YOUR GOAL:
Go to the line in the entries below that holds "Observation A is" and repeat exactly from there through the line that holds "13 days have", inclusive.

#### DATA LISTING ####

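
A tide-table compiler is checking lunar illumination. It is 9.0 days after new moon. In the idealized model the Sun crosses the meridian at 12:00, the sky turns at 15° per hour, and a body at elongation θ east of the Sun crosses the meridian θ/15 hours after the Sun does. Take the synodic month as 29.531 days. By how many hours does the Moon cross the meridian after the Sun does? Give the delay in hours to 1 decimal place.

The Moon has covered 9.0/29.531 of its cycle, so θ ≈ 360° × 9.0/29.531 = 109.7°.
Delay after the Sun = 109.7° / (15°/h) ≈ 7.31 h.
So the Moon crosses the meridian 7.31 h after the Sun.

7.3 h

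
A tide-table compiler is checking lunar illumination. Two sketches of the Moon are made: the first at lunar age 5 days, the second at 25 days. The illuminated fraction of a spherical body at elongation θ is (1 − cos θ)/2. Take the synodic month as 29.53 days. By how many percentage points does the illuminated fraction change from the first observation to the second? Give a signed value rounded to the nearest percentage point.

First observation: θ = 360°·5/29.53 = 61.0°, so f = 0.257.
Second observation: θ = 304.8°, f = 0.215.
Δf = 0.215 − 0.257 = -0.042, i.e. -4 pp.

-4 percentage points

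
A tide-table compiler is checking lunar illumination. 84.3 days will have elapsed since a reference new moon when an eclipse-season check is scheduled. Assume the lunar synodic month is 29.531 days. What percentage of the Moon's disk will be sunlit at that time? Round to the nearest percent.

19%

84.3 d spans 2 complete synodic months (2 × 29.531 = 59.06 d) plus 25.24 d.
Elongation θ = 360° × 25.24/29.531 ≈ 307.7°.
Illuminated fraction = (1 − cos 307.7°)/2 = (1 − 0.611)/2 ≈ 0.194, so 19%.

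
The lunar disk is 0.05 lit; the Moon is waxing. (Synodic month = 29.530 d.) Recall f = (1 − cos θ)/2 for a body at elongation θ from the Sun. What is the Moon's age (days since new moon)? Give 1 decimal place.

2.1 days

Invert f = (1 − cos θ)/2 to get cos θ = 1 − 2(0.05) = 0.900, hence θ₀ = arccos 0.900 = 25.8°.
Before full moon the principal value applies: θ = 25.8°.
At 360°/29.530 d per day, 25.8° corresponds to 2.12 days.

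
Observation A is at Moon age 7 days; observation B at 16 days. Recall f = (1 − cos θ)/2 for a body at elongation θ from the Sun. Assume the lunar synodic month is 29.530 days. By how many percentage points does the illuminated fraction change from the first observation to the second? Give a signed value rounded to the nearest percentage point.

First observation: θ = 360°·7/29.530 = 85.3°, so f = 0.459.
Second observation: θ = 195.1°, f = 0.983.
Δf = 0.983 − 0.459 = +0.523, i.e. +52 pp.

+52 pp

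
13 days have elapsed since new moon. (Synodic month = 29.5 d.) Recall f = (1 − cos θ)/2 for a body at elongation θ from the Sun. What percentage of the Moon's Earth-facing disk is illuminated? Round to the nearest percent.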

####
#### DATA LISTING ####

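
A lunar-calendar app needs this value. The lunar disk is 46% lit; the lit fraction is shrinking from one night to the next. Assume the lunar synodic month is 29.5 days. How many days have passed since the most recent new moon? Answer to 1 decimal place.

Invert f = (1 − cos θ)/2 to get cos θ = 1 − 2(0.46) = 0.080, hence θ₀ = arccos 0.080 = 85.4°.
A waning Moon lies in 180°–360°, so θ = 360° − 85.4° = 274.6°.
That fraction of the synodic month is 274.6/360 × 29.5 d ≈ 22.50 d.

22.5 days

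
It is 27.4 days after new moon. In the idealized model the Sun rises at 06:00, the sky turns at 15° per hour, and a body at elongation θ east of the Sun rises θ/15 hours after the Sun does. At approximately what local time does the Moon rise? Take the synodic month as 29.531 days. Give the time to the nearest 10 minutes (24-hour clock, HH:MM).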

####

YOUR RESPONSE:
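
Observation A is at Moon age 7 days; observation B at 16 days. Recall f = (1 − cos θ)/2 for a body at elongation θ from the Sun. Assume the lunar synodic month is 29.530 days. By how many percentage points does the illuminated fraction change from the first observation to the second? Give a signed value rounded to the nearest percentage point.

First observation: θ = 360°·7/29.530 = 85.3°, so f = 0.459.
Second observation: θ = 195.1°, f = 0.983.
Δf = 0.983 − 0.459 = +0.523, i.e. +52 pp.

+52 pp

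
13 days have elapsed since new moon. (Synodic month = 29.5 d.) Recall f = (1 − cos θ)/2 for a body at elongation θ from the Sun. What percentage of the Moon's Earth-facing disk is illuminated? Round to the nearest percent.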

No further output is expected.